Information provided
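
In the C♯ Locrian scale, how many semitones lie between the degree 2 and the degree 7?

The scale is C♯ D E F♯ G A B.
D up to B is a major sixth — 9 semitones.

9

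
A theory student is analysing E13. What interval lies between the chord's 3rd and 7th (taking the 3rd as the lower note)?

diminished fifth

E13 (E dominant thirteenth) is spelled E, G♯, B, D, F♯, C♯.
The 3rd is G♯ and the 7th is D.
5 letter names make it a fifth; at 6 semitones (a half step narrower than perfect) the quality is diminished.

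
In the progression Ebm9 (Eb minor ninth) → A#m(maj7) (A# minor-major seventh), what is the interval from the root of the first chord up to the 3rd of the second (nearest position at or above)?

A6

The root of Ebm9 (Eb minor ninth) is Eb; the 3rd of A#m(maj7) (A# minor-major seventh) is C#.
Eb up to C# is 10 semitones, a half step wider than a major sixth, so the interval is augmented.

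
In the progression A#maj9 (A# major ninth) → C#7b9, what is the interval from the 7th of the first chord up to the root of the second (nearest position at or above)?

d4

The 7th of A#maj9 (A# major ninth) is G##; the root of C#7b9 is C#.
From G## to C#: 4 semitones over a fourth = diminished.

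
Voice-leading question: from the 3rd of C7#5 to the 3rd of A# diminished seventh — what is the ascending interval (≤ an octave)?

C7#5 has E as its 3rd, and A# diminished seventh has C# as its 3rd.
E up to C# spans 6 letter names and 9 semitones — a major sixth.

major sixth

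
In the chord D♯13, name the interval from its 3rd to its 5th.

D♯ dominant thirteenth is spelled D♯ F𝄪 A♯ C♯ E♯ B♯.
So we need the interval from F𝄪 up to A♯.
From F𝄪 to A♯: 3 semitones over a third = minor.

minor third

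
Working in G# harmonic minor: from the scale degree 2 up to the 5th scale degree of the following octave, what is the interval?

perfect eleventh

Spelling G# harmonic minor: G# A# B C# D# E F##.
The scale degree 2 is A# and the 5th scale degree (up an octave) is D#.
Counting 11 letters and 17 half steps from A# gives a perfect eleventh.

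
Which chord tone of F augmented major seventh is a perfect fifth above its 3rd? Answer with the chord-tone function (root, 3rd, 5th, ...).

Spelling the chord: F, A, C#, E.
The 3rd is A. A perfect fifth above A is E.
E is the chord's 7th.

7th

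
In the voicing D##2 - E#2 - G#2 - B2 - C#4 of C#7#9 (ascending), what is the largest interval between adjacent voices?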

Work request
Extract each record, keeping it identical to the original.

Reply
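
In the C♯ Locrian scale, how many semitones lie between the degree 2 and the degree 7?

The scale is C♯ D E F♯ G A B.
D up to B is a major sixth — 9 semitones.

9

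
A theory student is analysing E13. What interval lies between the chord's 3rd and 7th (taking the 3rd as the lower note)?

diminished fifth

E13 (E dominant thirteenth) is spelled E, G♯, B, D, F♯, C♯.
The 3rd is G♯ and the 7th is D.
5 letter names make it a fifth; at 6 semitones (a half step narrower than perfect) the quality is diminished.

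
In the progression Ebm9 (Eb minor ninth) → A#m(maj7) (A# minor-major seventh), what is the interval from the root of the first chord up to the 3rd of the second (nearest position at or above)?

A6

The root of Ebm9 (Eb minor ninth) is Eb; the 3rd of A#m(maj7) (A# minor-major seventh) is C#.
Eb up to C# is 10 semitones, a half step wider than a major sixth, so the interval is augmented.

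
In the progression A#maj9 (A# major ninth) → C#7b9, what is the interval from the 7th of the first chord up to the root of the second (nearest position at or above)?

d4

The 7th of A#maj9 (A# major ninth) is G##; the root of C#7b9 is C#.
From G## to C#: 4 semitones over a fourth = diminished.

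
Voice-leading question: from the 3rd of C7#5 to the 3rd of A# diminished seventh — what is the ascending interval (≤ an octave)?

C7#5 has E as its 3rd, and A# diminished seventh has C# as its 3rd.
E up to C# spans 6 letter names and 9 semitones — a major sixth.

major sixth

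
In the chord D♯13, name the interval from its 3rd to its 5th.

D♯ dominant thirteenth is spelled D♯ F𝄪 A♯ C♯ E♯ B♯.
So we need the interval from F𝄪 up to A♯.
From F𝄪 to A♯: 3 semitones over a third = minor.

minor third

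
Working in G# harmonic minor: from the scale degree 2 up to the 5th scale degree of the following octave, what is the interval?

perfect eleventh

Spelling G# harmonic minor: G# A# B C# D# E F##.
The scale degree 2 is A# and the 5th scale degree (up an octave) is D#.
Counting 11 letters and 17 half steps from A# gives a perfect eleventh.

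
Which chord tone of F augmented major seventh is a perfect fifth above its 3rd? Answer with the chord-tone function (root, 3rd, 5th, ...).

Spelling the chord: F, A, C#, E.
The 3rd is A. A perfect fifth above A is E.
E is the chord's 7th.

7th

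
In the voicing D##2 - E#2 - G#2 - B2 - C#4 of C#7#9 (ascending), what is the largest interval between adjacent voices?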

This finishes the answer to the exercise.